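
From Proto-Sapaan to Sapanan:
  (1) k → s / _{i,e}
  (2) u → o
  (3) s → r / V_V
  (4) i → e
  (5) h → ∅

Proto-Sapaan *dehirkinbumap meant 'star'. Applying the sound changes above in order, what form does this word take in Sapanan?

deersenbomap

Sapanan: *dehirkinbumap
  dehirkinbumap → dehirsinbumap   [palatalisation]
  dehirsinbumap → dehirsinbomap   [vowel merger]
  dehirsinbomap (rule 3 does not apply)
  dehirsinbomap → dehersenbomap   [vowel merger]
  dehersenbomap → deersenbomap   [h-loss]
  giving Sapanan deersenbomap.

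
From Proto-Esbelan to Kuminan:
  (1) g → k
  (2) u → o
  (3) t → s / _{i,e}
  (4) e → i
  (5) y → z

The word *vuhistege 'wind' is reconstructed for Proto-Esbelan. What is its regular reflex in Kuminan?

Kuminan: *vuhistege
  vuhistege → vuhisteke   [unconditioned shift]
  vuhisteke → vohisteke   [vowel merger]
  vohisteke → vohisseke   [palatalisation]
  vohisseke → vohissiki   [vowel merger]
  vohissiki (rule 5 does not apply)
  giving Kuminan vohissiki.

vohissiki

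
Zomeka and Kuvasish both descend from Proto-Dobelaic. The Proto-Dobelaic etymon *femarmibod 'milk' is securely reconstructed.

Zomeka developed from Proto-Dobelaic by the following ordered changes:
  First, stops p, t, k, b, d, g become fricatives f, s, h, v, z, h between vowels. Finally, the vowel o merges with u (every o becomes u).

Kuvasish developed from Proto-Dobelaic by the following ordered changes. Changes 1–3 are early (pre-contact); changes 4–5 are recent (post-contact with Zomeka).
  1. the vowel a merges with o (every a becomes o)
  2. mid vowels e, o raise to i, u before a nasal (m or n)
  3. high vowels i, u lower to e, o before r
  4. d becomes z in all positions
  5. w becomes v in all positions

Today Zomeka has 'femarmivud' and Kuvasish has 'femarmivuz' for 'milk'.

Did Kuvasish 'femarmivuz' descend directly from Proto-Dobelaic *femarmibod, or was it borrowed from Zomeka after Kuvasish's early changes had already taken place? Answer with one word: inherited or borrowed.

If inherited, *femarmibod would pass through all of Kuvasish's changes:
Kuvasish: *femarmibod
  femarmibod → femormibod   [vowel merger]
  femormibod → fimormibod   [pre-nasal raising]
  fimormibod (rule 3 does not apply)
  fimormibod → fimormiboz   [unconditioned shift]
  fimormiboz (rule 5 does not apply)
  giving Kuvasish fimormiboz.
If borrowed from Zomeka 'femarmivud' after the early changes, it would undergo only the recent ones:
  rule 4 (unconditioned shift): femarmivud → femarmivuz
  rule 5 (unconditioned shift): no change (femarmivuz)
  ⇒ as a loan: femarmivuz
Kuvasish 'femarmivuz' matches the loan outcome 'femarmivuz', not the inherited 'fimormiboz' — it skipped the early Kuvasish changes, so it was borrowed from Zomeka.

borrowed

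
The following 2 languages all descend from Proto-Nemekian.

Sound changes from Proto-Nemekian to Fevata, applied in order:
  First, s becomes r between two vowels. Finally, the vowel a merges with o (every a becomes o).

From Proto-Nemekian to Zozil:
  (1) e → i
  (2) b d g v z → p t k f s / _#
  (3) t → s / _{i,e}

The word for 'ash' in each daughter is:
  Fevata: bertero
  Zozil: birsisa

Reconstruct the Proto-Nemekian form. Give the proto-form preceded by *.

Position 2: Fevata has e, Zozil has i. Fevata preserves e here (none of its changes turn any other segment into e), so the proto-segment is *e.
Position 5: Fevata has e, Zozil has i. Fevata preserves e here (none of its changes turn any other segment into e), so the proto-segment is *e.
This points to *bertesa. Verify forward in each daughter:
Fevata: *bertesa
  bertesa → bertera   [rhotacism]
  bertera → bertero   [vowel merger]
  giving Fevata bertero.
Zozil: *bertesa
  bertesa → birtisa   [vowel merger]
  birtisa (rule 2 does not apply)
  birtisa → birsisa   [palatalisation]
  giving Zozil birsisa.
No other proto-form is consistent with every reflex, so the reconstruction is *bertesa.

*bertesa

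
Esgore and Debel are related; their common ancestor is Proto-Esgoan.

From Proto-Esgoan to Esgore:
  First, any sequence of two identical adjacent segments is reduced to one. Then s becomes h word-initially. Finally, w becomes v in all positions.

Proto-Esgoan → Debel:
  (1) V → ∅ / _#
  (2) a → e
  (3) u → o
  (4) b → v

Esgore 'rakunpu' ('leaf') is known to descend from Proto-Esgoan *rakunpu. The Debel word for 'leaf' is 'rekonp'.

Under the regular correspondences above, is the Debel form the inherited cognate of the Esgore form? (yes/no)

yes

Derive the expected Debel reflex of *rakunpu:
Debel: start from *rakunpu.
  rule 1 (apocope): rakunpu → rakunp
  rule 2 (vowel merger): rakunp → rekunp
  rule 3 (vowel merger): rekunp → rekonp
  rule 4: no change — rekonp
  ⇒ Debel rekonp
Debel 'rekonp' matches the regular reflex exactly, so the pair is cognate.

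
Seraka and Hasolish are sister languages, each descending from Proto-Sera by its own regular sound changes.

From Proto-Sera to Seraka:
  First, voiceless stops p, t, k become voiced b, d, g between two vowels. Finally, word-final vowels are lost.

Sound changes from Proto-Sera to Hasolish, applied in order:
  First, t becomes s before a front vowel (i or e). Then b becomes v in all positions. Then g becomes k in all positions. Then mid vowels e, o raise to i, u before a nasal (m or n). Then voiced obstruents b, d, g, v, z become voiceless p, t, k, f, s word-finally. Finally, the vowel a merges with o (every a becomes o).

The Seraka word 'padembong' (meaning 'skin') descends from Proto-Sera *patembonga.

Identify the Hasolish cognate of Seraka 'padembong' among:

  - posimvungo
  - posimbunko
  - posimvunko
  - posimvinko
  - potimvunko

posimvunko

Hasolish: *patembonga
  patembonga → pasembonga   [palatalisation]
  pasembonga → pasemvonga   [unconditioned shift]
  pasemvonga → pasemvonka   [unconditioned shift]
  pasemvonka → pasimvunka   [pre-nasal raising]
  pasimvunka (rule 5 does not apply)
  pasimvunka → posimvunko   [vowel merger]
  giving Hasolish posimvunko.
Among the options, 'posimvunko' alone shows every Hasolish change applied in order.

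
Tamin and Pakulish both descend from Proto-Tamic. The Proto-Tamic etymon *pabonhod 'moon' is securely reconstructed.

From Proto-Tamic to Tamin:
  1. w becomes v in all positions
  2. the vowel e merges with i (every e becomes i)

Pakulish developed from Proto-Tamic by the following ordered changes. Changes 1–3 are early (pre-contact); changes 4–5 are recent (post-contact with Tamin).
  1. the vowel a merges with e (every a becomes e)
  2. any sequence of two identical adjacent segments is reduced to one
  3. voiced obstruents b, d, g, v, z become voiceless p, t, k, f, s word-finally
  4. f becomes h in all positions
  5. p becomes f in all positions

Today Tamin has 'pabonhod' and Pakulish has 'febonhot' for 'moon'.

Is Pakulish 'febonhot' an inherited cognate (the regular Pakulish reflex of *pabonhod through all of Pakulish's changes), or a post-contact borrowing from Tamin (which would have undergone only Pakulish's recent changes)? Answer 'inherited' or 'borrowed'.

If inherited, *pabonhod would pass through all of Pakulish's changes:
Pakulish: start from *pabonhod.
  rule 1 (vowel merger): pabonhod → pebonhod
  rule 2: no change — pebonhod
  rule 3 (final devoicing): pebonhod → pebonhot
  rule 4: no change — pebonhot
  rule 5 (unconditioned shift): pebonhot → febonhot
  ⇒ Pakulish febonhot
If borrowed from Tamin 'pabonhod' after the early changes, it would undergo only the recent ones:
  rule 4 (unconditioned shift): no change (pabonhod)
  rule 5 (unconditioned shift): pabonhod → fabonhod
  ⇒ as a loan: fabonhod
Pakulish 'febonhot' matches the inherited outcome exactly, so it is an inherited cognate, not a loan.

inherited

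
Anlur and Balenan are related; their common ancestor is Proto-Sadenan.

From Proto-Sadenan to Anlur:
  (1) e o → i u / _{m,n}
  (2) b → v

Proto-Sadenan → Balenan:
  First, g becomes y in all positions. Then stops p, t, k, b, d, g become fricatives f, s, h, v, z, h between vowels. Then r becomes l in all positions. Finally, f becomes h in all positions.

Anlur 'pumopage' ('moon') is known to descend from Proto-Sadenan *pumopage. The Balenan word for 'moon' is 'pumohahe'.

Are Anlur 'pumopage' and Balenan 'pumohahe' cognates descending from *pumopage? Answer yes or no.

no

Derive the expected Balenan reflex of *pumopage:
Balenan: start from *pumopage.
  rule 1 (unconditioned shift): pumopage → pumopaye
  rule 2 (intervocalic lenition): pumopaye → pumofaye
  rule 3: no change — pumofaye
  rule 4 (unconditioned shift): pumofaye → pumohaye
  ⇒ Balenan pumohaye
The regular Balenan reflex would be 'pumohaye', but the attested form is 'pumohahe'. The correspondence is irregular, so they are not cognates (the Balenan form has a different source).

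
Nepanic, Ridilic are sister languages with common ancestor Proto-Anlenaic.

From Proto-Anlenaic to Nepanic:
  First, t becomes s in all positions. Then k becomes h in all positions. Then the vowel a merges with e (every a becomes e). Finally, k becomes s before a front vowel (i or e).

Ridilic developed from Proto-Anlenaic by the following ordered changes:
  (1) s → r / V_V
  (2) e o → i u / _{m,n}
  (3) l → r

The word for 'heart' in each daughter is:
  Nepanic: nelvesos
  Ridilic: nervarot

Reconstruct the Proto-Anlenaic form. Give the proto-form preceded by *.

*nelvasot

Position 5: Nepanic has e, Ridilic has a. Ridilic preserves a here (none of its changes turn any other segment into a), so the proto-segment is *a.
Position 6: Nepanic has s, Ridilic has r. Taking the neighbouring segments as reconstructed: Nepanic s could go back to *t or *s; Ridilic r could go back to *s or *l or *r — the one source consistent with every daughter is *s.
Position 3: Nepanic has l, Ridilic has r. Nepanic preserves l here (none of its changes turn any other segment into l), so the proto-segment is *l.
This points to *nelvasot. Verify forward in each daughter:
Nepanic: *nelvasot > nelvasos > nelvesos  (by unconditioned shift, vowel merger)
Ridilic: start from *nelvasot.
  rule 1 (rhotacism): nelvasot → nelvarot
  rule 2: no change — nelvarot
  rule 3 (unconditioned shift): nelvarot → nervarot
  ⇒ Ridilic nervarot
No other proto-form is consistent with every reflex, so the reconstruction is *nelvasot.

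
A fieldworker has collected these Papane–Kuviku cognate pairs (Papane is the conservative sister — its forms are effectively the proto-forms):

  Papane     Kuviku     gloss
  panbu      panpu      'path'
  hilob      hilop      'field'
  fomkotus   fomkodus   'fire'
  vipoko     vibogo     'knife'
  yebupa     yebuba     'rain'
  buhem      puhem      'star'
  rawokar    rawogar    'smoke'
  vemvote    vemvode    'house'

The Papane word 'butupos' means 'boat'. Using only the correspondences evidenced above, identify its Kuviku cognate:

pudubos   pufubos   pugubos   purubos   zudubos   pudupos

buhem ~ puhem — Papane b corresponds to Kuviku p word-initially before a back vowel.
fomkotus ~ fomkodus — Papane t corresponds to Kuviku d between vowels (before a back vowel).
vipoko ~ vibogo — Papane p corresponds to Kuviku b between vowels (before a back vowel).
Applying these to Papane 'butupos':
  butupos → putupos   (b→p word-initially before a back vowel)
  putupos → pudupos   (t→d between vowels (before a back vowel))
  pudupos → pudubos   (p→b between vowels (before a back vowel))
So the Kuviku cognate is 'pudubos'.

pudubos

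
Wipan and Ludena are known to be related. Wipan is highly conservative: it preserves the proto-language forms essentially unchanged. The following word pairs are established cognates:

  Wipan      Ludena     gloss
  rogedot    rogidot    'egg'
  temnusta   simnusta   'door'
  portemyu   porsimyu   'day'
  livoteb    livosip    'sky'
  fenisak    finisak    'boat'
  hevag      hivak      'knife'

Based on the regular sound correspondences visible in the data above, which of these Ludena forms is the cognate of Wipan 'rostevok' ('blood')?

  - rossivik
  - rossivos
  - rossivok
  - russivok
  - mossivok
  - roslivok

rossivok

portemyu ~ porsimyu — Wipan t corresponds to Ludena s after a consonant, before a front vowel.
hevag ~ hivak — Wipan e corresponds to Ludena i after a consonant, before a labial obstruent.
Applying these to Wipan 'rostevok':
  rostevok → rossevok   (t→s after a consonant, before a front vowel)
  rossevok → rossivok   (e→i after a consonant, before a labial obstruent)
So the Ludena cognate is 'rossivok'.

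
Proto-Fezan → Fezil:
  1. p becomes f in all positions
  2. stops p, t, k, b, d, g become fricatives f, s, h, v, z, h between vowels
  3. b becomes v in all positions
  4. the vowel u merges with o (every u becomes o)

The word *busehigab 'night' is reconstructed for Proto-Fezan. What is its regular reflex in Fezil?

vosehihav

Fezil: *busehigab
  busehigab (rule 1 does not apply)
  busehigab → busehihab   [intervocalic lenition]
  busehihab → vusehihav   [unconditioned shift]
  vusehihav → vosehihav   [vowel merger]
  giving Fezil vosehihav.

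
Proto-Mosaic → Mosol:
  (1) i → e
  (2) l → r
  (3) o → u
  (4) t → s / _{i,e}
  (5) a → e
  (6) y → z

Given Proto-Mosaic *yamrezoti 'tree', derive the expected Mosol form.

Mosol: *yamrezoti
  yamrezoti → yamrezote   [vowel merger]
  yamrezote (rule 2 does not apply)
  yamrezote → yamrezute   [vowel merger]
  yamrezute → yamrezuse   [palatalisation]
  yamrezuse → yemrezuse   [vowel merger]
  yemrezuse → zemrezuse   [unconditioned shift]
  giving Mosol zemrezuse.

zemrezuse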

────────────────────

Work order: Go through the material above and copy each line that holds the string "positions".

Expected answer:
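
  4. d becomes z in all positions
  5. w becomes v in all positions
  First, any sequence of two identical adjacent segments is reduced to one. Then s becomes h word-initially. Finally, w becomes v in all positions.
  First, t becomes s before a front vowel (i or e). Then b becomes v in all positions. Then g becomes k in all positions. Then mid vowels e, o raise to i, u before a nasal (m or n). Then voiced obstruents b, d, g, v, z become voiceless p, t, k, f, s word-finally. Finally, the vowel a merges with o (every a becomes o).
  1. w becomes v in all positions
  4. f becomes h in all positions
  5. p becomes f in all positions
  First, g becomes y in all positions. Then stops p, t, k, b, d, g become fricatives f, s, h, v, z, h between vowels. Then r becomes l in all positions. Finally, f becomes h in all positions.
  First, t becomes s in all positions. Then k becomes h in all positions. Then the vowel a merges with e (every a becomes e). Finally, k becomes s before a front vowel (i or e).
  1. p becomes f in all positions
  3. b becomes v in all positions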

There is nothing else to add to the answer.